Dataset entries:

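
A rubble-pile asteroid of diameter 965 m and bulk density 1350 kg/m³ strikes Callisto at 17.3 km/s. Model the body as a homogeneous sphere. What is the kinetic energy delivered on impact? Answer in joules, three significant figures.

v = 17300 m/s.
Mass m = (π/6) ρ d³ = (π/6) × 1350 × (965)³ = 6.352 × 10^11 kg
E = ½ m v² = 0.5 × 6.352 × 10^11 × (17300)² = 9.505 × 10^19 J

E ≈ 9.51 × 10^19 J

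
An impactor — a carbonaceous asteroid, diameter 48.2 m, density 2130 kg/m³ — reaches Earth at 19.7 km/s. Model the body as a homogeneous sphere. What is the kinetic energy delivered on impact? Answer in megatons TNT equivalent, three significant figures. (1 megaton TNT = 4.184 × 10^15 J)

v = 19700 m/s.
Mass m = (π/6) ρ d³ = (π/6) × 2130 × (48.2)³ = 1.249 × 10^8 kg
E = ½ m v² = 0.5 × 1.249 × 10^8 × (19700)² = 2.424 × 10^16 J
   = 2.424 × 10^16 / 4.184×10^15 = 5.793 Mt

E ≈ 5.79 Mt TNT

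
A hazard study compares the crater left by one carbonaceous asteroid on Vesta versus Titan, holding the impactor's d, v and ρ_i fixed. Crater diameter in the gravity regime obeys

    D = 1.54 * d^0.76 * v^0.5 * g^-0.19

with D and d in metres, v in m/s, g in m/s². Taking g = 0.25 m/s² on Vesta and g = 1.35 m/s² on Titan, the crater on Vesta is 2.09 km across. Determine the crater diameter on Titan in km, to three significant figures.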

**Work to complete**
Would you write out the data exactly as it reads?

**Exercise answer**
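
A rubble-pile asteroid of diameter 965 m and bulk density 1350 kg/m³ strikes Callisto at 17.3 km/s. Model the body as a homogeneous sphere. What is the kinetic energy delivered on impact? Answer in joules, three significant figures.

v = 17300 m/s.
Mass m = (π/6) ρ d³ = (π/6) × 1350 × (965)³ = 6.352 × 10^11 kg
E = ½ m v² = 0.5 × 6.352 × 10^11 × (17300)² = 9.505 × 10^19 J

E ≈ 9.51 × 10^19 J

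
An impactor — a carbonaceous asteroid, diameter 48.2 m, density 2130 kg/m³ — reaches Earth at 19.7 km/s. Model the body as a homogeneous sphere. What is the kinetic energy delivered on impact? Answer in megatons TNT equivalent, three significant figures. (1 megaton TNT = 4.184 × 10^15 J)

v = 19700 m/s.
Mass m = (π/6) ρ d³ = (π/6) × 2130 × (48.2)³ = 1.249 × 10^8 kg
E = ½ m v² = 0.5 × 1.249 × 10^8 × (19700)² = 2.424 × 10^16 J
   = 2.424 × 10^16 / 4.184×10^15 = 5.793 Mt

E ≈ 5.79 Mt TNT

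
A hazard study compares the crater left by one carbonaceous asteroid on Vesta versus Titan, holding the impactor's d, v and ρ_i fixed. Crater diameter in the gravity regime obeys

    D = 1.54 * d^0.76 * v^0.5 * g^-0.19

with D and d in metres, v in m/s, g in m/s². Taking g = 0.25 m/s² on Vesta and g = 1.35 m/s² on Titan, the crater on Vesta is 2.09 km across. Determine the crater diameter on Titan in km, to three significant figures.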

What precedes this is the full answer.